Items listed in a dataset:
___

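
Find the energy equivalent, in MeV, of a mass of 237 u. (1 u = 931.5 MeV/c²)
E = mc² = 2.208e5 MeV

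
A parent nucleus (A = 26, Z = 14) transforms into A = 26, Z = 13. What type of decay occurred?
ΔA = 0, ΔZ = -1 ⇒ beta-plus decay (β⁺) or electron capture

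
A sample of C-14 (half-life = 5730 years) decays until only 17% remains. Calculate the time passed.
t = t½ × log₂(N₀/N) = 14650 years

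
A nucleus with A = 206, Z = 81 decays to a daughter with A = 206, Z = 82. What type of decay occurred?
ΔA = 0, ΔZ = +1 ⇒ beta-minus decay (β⁻)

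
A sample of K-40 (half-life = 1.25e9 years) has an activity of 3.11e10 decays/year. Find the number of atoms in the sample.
N = A/λ = 5.608e19 atoms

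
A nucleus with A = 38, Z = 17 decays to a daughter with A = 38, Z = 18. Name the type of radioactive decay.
ΔA = 0, ΔZ = +1 ⇒ beta-minus decay (β⁻)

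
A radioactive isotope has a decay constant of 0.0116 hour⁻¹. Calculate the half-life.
t½ = ln(2)/λ = 59.75 hours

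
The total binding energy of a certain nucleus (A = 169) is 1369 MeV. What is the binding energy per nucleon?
B.E./A = 1369/169 = 8.101 MeV/nucleon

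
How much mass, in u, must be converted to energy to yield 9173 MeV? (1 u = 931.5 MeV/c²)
m = E/c² = 9.848 u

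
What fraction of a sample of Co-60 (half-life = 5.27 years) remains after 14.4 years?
N/N₀ = (1/2)^(t/t½) = 0.1505 = 15%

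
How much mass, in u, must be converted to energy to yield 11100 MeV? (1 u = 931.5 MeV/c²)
m = E/c² = 11.92 u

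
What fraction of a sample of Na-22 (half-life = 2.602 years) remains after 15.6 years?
N/N₀ = (1/2)^(t/t½) = 0.01568 = 1.57%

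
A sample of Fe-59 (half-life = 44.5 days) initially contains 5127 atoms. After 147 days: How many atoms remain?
N = N₀(1/2)^(t/t½) = 519.3 atoms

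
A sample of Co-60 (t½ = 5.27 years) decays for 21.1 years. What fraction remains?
N/N₀ = (1/2)^(t/t½) = 0.06234 = 6.23%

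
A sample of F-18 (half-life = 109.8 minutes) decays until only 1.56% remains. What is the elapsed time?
t = t½ × log₂(N₀/N) = 659.1 minutes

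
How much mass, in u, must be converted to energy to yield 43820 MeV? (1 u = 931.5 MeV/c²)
m = E/c² = 47.04 u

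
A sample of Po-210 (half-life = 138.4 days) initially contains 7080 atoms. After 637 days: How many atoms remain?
N = N₀(1/2)^(t/t½) = 291.4 atoms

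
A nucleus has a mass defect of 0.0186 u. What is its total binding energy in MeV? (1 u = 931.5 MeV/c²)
B.E. = Δm × 931.5 = 17.33 MeV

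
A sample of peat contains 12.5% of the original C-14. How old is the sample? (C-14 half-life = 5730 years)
Age = t½ × log₂(1/ratio) = 17190 years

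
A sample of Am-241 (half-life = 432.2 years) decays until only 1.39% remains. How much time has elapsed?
t = t½ × log₂(N₀/N) = 2666 years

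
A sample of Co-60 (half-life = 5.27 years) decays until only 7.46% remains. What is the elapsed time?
t = t½ × log₂(N₀/N) = 19.73 years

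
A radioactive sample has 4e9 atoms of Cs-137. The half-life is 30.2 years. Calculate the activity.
A = λN = 9.181e7 decays/year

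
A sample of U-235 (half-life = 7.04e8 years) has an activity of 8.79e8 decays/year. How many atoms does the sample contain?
N = A/λ = 8.928e17 atoms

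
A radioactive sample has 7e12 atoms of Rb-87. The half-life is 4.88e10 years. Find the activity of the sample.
A = λN = 99.43 decays/year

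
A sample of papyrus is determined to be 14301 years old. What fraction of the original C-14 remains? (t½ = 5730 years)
N/N₀ = (1/2)^(t/t½) = 0.1773 = 17.7%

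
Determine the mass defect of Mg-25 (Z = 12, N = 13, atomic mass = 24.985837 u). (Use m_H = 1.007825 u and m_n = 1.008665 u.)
Δm = Z·m_H + N·m_n − M = 0.2207 u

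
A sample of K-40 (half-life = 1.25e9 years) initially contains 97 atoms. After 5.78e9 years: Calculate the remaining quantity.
N = N₀(1/2)^(t/t½) = 3.934 atoms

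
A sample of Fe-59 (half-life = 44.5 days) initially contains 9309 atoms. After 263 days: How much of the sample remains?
N = N₀(1/2)^(t/t½) = 154.8 atoms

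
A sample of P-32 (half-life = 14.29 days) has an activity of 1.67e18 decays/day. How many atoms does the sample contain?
N = A/λ = 3.443e19 atoms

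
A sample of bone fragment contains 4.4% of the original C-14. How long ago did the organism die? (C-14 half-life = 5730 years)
Age = t½ × log₂(1/ratio) = 25820 years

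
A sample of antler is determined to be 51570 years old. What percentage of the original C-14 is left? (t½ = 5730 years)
N/N₀ = (1/2)^(t/t½) = 0.001953 = 0.195%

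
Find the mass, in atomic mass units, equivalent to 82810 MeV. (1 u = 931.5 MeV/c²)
m = E/c² = 88.9 u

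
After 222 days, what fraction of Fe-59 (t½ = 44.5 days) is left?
N/N₀ = (1/2)^(t/t½) = 0.03149 = 3.15%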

___

EXERCISE
Could you transcribe each entry exactly as it stands?

FINISHED TASK
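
Find the energy equivalent, in MeV, of a mass of 237 u. (1 u = 931.5 MeV/c²)
E = mc² = 2.208e5 MeV

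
A parent nucleus (A = 26, Z = 14) transforms into A = 26, Z = 13. What type of decay occurred?
ΔA = 0, ΔZ = -1 ⇒ beta-plus decay (β⁺) or electron capture

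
A sample of C-14 (half-life = 5730 years) decays until only 17% remains. Calculate the time passed.
t = t½ × log₂(N₀/N) = 14650 years

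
A nucleus with A = 206, Z = 81 decays to a daughter with A = 206, Z = 82. What type of decay occurred?
ΔA = 0, ΔZ = +1 ⇒ beta-minus decay (β⁻)

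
A sample of K-40 (half-life = 1.25e9 years) has an activity of 3.11e10 decays/year. Find the number of atoms in the sample.
N = A/λ = 5.608e19 atoms

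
A nucleus with A = 38, Z = 17 decays to a daughter with A = 38, Z = 18. Name the type of radioactive decay.
ΔA = 0, ΔZ = +1 ⇒ beta-minus decay (β⁻)

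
A radioactive isotope has a decay constant of 0.0116 hour⁻¹. Calculate the half-life.
t½ = ln(2)/λ = 59.75 hours

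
The total binding energy of a certain nucleus (A = 169) is 1369 MeV. What is the binding energy per nucleon?
B.E./A = 1369/169 = 8.101 MeV/nucleon

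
How much mass, in u, must be converted to energy to yield 9173 MeV? (1 u = 931.5 MeV/c²)
m = E/c² = 9.848 u

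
What fraction of a sample of Co-60 (half-life = 5.27 years) remains after 14.4 years?
N/N₀ = (1/2)^(t/t½) = 0.1505 = 15%

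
How much mass, in u, must be converted to energy to yield 11100 MeV? (1 u = 931.5 MeV/c²)
m = E/c² = 11.92 u

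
What fraction of a sample of Na-22 (half-life = 2.602 years) remains after 15.6 years?
N/N₀ = (1/2)^(t/t½) = 0.01568 = 1.57%

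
A sample of Fe-59 (half-life = 44.5 days) initially contains 5127 atoms. After 147 days: How many atoms remain?
N = N₀(1/2)^(t/t½) = 519.3 atoms

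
A sample of Co-60 (t½ = 5.27 years) decays for 21.1 years. What fraction remains?
N/N₀ = (1/2)^(t/t½) = 0.06234 = 6.23%

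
A sample of F-18 (half-life = 109.8 minutes) decays until only 1.56% remains. What is the elapsed time?
t = t½ × log₂(N₀/N) = 659.1 minutes

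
How much mass, in u, must be converted to energy to yield 43820 MeV? (1 u = 931.5 MeV/c²)
m = E/c² = 47.04 u

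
A sample of Po-210 (half-life = 138.4 days) initially contains 7080 atoms. After 637 days: How many atoms remain?
N = N₀(1/2)^(t/t½) = 291.4 atoms

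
A nucleus has a mass defect of 0.0186 u. What is its total binding energy in MeV? (1 u = 931.5 MeV/c²)
B.E. = Δm × 931.5 = 17.33 MeV

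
A sample of peat contains 12.5% of the original C-14. How old is the sample? (C-14 half-life = 5730 years)
Age = t½ × log₂(1/ratio) = 17190 years

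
A sample of Am-241 (half-life = 432.2 years) decays until only 1.39% remains. How much time has elapsed?
t = t½ × log₂(N₀/N) = 2666 years

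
A sample of Co-60 (half-life = 5.27 years) decays until only 7.46% remains. What is the elapsed time?
t = t½ × log₂(N₀/N) = 19.73 years

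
A radioactive sample has 4e9 atoms of Cs-137. The half-life is 30.2 years. Calculate the activity.
A = λN = 9.181e7 decays/year

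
A sample of U-235 (half-life = 7.04e8 years) has an activity of 8.79e8 decays/year. How many atoms does the sample contain?
N = A/λ = 8.928e17 atoms

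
A radioactive sample has 7e12 atoms of Rb-87. The half-life is 4.88e10 years. Find the activity of the sample.
A = λN = 99.43 decays/year

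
A sample of papyrus is determined to be 14301 years old. What fraction of the original C-14 remains? (t½ = 5730 years)
N/N₀ = (1/2)^(t/t½) = 0.1773 = 17.7%

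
Determine the mass defect of Mg-25 (Z = 12, N = 13, atomic mass = 24.985837 u). (Use m_H = 1.007825 u and m_n = 1.008665 u.)
Δm = Z·m_H + N·m_n − M = 0.2207 u

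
A sample of K-40 (half-life = 1.25e9 years) initially contains 97 atoms. After 5.78e9 years: Calculate the remaining quantity.
N = N₀(1/2)^(t/t½) = 3.934 atoms

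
A sample of Fe-59 (half-life = 44.5 days) initially contains 9309 atoms. After 263 days: How much of the sample remains?
N = N₀(1/2)^(t/t½) = 154.8 atoms

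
A sample of P-32 (half-life = 14.29 days) has an activity of 1.67e18 decays/day. How many atoms does the sample contain?
N = A/λ = 3.443e19 atoms

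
A sample of bone fragment contains 4.4% of the original C-14. How long ago did the organism die? (C-14 half-life = 5730 years)
Age = t½ × log₂(1/ratio) = 25820 years

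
A sample of antler is determined to be 51570 years old. What percentage of the original C-14 is left? (t½ = 5730 years)
N/N₀ = (1/2)^(t/t½) = 0.001953 = 0.195%

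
Find the mass, in atomic mass units, equivalent to 82810 MeV. (1 u = 931.5 MeV/c²)
m = E/c² = 88.9 u

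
After 222 days, what fraction of Fe-59 (t½ = 44.5 days) is left?
N/N₀ = (1/2)^(t/t½) = 0.03149 = 3.15%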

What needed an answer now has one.